*WORK ITEM*. Write out the full listing, matching it line for line.

*RECORDS SHOWN*.

Content starts

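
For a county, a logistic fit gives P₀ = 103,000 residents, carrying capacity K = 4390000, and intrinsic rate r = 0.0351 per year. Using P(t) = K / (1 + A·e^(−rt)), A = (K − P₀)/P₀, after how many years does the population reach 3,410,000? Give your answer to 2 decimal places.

t ≈ 141.75 years

A = (4390000 − 103000)/103000 = 41.62136
3410000 = 4390000/(1 + 41.62136·e^(−0.0351t)) → 1 + 41.62136·e^(−0.0351t) = 1.28739
e^(−0.0351t) = 0.006905 → t = ln(144.82534)/0.0351 = 4.97553/0.0351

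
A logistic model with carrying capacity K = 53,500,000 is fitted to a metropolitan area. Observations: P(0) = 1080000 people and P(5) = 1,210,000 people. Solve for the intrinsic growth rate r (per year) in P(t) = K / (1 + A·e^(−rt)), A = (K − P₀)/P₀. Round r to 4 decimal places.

r ≈ 0.0232 per year

A = (53500000 − 1080000)/1080000 = 48.53704
1210000 = 53500000/(1 + 48.53704·e^(−r·5)) → e^(−5r) = (44.21488 − 1)/48.53704 = 0.890348
r = −ln(0.890348)/5 = 0.11614/5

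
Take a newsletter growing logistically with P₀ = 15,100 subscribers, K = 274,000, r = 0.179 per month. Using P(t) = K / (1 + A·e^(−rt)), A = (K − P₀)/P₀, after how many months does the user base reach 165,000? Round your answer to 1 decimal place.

t ≈ 18.2 months

A = (274000 − 15100)/15100 = 17.1457
165000 = 274000/(1 + 17.1457·e^(−0.179t)) → 1 + 17.1457·e^(−0.179t) = 1.66061
e^(−0.179t) = 0.038529 → t = ln(25.95449)/0.179 = 3.25634/0.179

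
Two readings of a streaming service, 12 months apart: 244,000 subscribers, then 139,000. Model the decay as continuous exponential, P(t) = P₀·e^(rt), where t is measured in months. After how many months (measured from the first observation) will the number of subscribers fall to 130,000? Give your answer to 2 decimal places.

r = ln(139000/244000) / 12 ≈ -0.046891 per month
t = ln(130000/244000) / r = -0.62963 / -0.046891 ≈ 13.428

t ≈ 13.43 months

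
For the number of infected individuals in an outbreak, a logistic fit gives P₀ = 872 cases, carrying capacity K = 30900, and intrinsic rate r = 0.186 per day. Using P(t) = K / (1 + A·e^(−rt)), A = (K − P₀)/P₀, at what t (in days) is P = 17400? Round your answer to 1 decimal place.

A = (30900 − 872)/872 = 34.43578
17400 = 30900/(1 + 34.43578·e^(−0.186t)) → 1 + 34.43578·e^(−0.186t) = 1.77586
e^(−0.186t) = 0.022531 → t = ln(44.38389)/0.186 = 3.79288/0.186

t ≈ 20.4 days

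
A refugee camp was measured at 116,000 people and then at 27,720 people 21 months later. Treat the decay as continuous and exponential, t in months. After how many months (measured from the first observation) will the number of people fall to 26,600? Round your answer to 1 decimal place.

t ≈ 21.6 months

r = ln(27720/116000) / 21 ≈ -0.068164 per month
t = ln(26600/116000) / r = -1.47268 / -0.068164 ≈ 21.605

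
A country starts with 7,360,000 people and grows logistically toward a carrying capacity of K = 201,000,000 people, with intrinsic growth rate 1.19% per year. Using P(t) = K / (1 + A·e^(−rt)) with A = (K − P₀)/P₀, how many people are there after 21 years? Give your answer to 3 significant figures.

≈ 9,350,000 people

A = (201000000 − 7360000)/7360000 = 26.30978
P(21) = 201000000 / (1 + 26.30978·e^(−0.0119·21)) = 201000000 / (1 + 26.30978·0.778879)
= 201000000 / 21.49213 ≈ 9352261.26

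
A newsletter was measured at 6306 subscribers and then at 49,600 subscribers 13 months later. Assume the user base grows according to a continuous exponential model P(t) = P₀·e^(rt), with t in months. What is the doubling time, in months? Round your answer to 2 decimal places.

r = ln(49600/6306) / 13 = ln(7.86552) / 13 ≈ 0.158653 per month
doubling time = ln 2 / |r| = 0.69315 / 0.158653

doubling time ≈ 4.37 months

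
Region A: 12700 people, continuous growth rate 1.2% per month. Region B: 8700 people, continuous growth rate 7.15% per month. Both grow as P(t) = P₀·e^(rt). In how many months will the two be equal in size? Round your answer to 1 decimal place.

12700·e^(0.012t) = 8700·e^(0.0715t)
12700/8700 = e^((0.0715 − 0.012)t) → ln(1.45977) = 0.0595·t
t = 0.37828 / 0.0595

t ≈ 6.4 months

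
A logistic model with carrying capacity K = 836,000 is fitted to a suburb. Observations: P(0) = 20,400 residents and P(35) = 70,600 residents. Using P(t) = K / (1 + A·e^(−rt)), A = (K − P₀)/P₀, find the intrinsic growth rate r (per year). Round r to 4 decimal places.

r ≈ 0.0373 per year

A = (836000 − 20400)/20400 = 39.98039
70600 = 836000/(1 + 39.98039·e^(−r·35)) → e^(−35r) = (11.84136 − 1)/39.98039 = 0.271167
r = −ln(0.271167)/35 = 1.30502/35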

Content ends

*ANSWER SECTION*.
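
For a county, a logistic fit gives P₀ = 103,000 residents, carrying capacity K = 4390000, and intrinsic rate r = 0.0351 per year. Using P(t) = K / (1 + A·e^(−rt)), A = (K − P₀)/P₀, after how many years does the population reach 3,410,000? Give your answer to 2 decimal places.

t ≈ 141.75 years

A = (4390000 − 103000)/103000 = 41.62136
3410000 = 4390000/(1 + 41.62136·e^(−0.0351t)) → 1 + 41.62136·e^(−0.0351t) = 1.28739
e^(−0.0351t) = 0.006905 → t = ln(144.82534)/0.0351 = 4.97553/0.0351

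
A logistic model with carrying capacity K = 53,500,000 is fitted to a metropolitan area. Observations: P(0) = 1080000 people and P(5) = 1,210,000 people. Solve for the intrinsic growth rate r (per year) in P(t) = K / (1 + A·e^(−rt)), A = (K − P₀)/P₀. Round r to 4 decimal places.

r ≈ 0.0232 per year

A = (53500000 − 1080000)/1080000 = 48.53704
1210000 = 53500000/(1 + 48.53704·e^(−r·5)) → e^(−5r) = (44.21488 − 1)/48.53704 = 0.890348
r = −ln(0.890348)/5 = 0.11614/5

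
Take a newsletter growing logistically with P₀ = 15,100 subscribers, K = 274,000, r = 0.179 per month. Using P(t) = K / (1 + A·e^(−rt)), A = (K − P₀)/P₀, after how many months does the user base reach 165,000? Round your answer to 1 decimal place.

t ≈ 18.2 months

A = (274000 − 15100)/15100 = 17.1457
165000 = 274000/(1 + 17.1457·e^(−0.179t)) → 1 + 17.1457·e^(−0.179t) = 1.66061
e^(−0.179t) = 0.038529 → t = ln(25.95449)/0.179 = 3.25634/0.179

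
Two readings of a streaming service, 12 months apart: 244,000 subscribers, then 139,000. Model the decay as continuous exponential, P(t) = P₀·e^(rt), where t is measured in months. After how many months (measured from the first observation) will the number of subscribers fall to 130,000? Give your answer to 2 decimal places.

r = ln(139000/244000) / 12 ≈ -0.046891 per month
t = ln(130000/244000) / r = -0.62963 / -0.046891 ≈ 13.428

t ≈ 13.43 months

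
For the number of infected individuals in an outbreak, a logistic fit gives P₀ = 872 cases, carrying capacity K = 30900, and intrinsic rate r = 0.186 per day. Using P(t) = K / (1 + A·e^(−rt)), A = (K − P₀)/P₀, at what t (in days) is P = 17400? Round your answer to 1 decimal place.

A = (30900 − 872)/872 = 34.43578
17400 = 30900/(1 + 34.43578·e^(−0.186t)) → 1 + 34.43578·e^(−0.186t) = 1.77586
e^(−0.186t) = 0.022531 → t = ln(44.38389)/0.186 = 3.79288/0.186

t ≈ 20.4 days

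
A refugee camp was measured at 116,000 people and then at 27,720 people 21 months later. Treat the decay as continuous and exponential, t in months. After how many months (measured from the first observation) will the number of people fall to 26,600? Round your answer to 1 decimal place.

t ≈ 21.6 months

r = ln(27720/116000) / 21 ≈ -0.068164 per month
t = ln(26600/116000) / r = -1.47268 / -0.068164 ≈ 21.605

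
A country starts with 7,360,000 people and grows logistically toward a carrying capacity of K = 201,000,000 people, with intrinsic growth rate 1.19% per year. Using P(t) = K / (1 + A·e^(−rt)) with A = (K − P₀)/P₀, how many people are there after 21 years? Give your answer to 3 significant figures.

≈ 9,350,000 people

A = (201000000 − 7360000)/7360000 = 26.30978
P(21) = 201000000 / (1 + 26.30978·e^(−0.0119·21)) = 201000000 / (1 + 26.30978·0.778879)
= 201000000 / 21.49213 ≈ 9352261.26

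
A newsletter was measured at 6306 subscribers and then at 49,600 subscribers 13 months later. Assume the user base grows according to a continuous exponential model P(t) = P₀·e^(rt), with t in months. What is the doubling time, in months? Round your answer to 2 decimal places.

r = ln(49600/6306) / 13 = ln(7.86552) / 13 ≈ 0.158653 per month
doubling time = ln 2 / |r| = 0.69315 / 0.158653

doubling time ≈ 4.37 months

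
Region A: 12700 people, continuous growth rate 1.2% per month. Region B: 8700 people, continuous growth rate 7.15% per month. Both grow as P(t) = P₀·e^(rt). In how many months will the two be equal in size? Round your answer to 1 decimal place.

12700·e^(0.012t) = 8700·e^(0.0715t)
12700/8700 = e^((0.0715 − 0.012)t) → ln(1.45977) = 0.0595·t
t = 0.37828 / 0.0595

t ≈ 6.4 months

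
A logistic model with carrying capacity K = 836,000 is fitted to a suburb. Observations: P(0) = 20,400 residents and P(35) = 70,600 residents. Using P(t) = K / (1 + A·e^(−rt)), A = (K − P₀)/P₀, find the intrinsic growth rate r (per year). Round r to 4 decimal places.

r ≈ 0.0373 per year

A = (836000 − 20400)/20400 = 39.98039
70600 = 836000/(1 + 39.98039·e^(−r·35)) → e^(−35r) = (11.84136 − 1)/39.98039 = 0.271167
r = −ln(0.271167)/35 = 1.30502/35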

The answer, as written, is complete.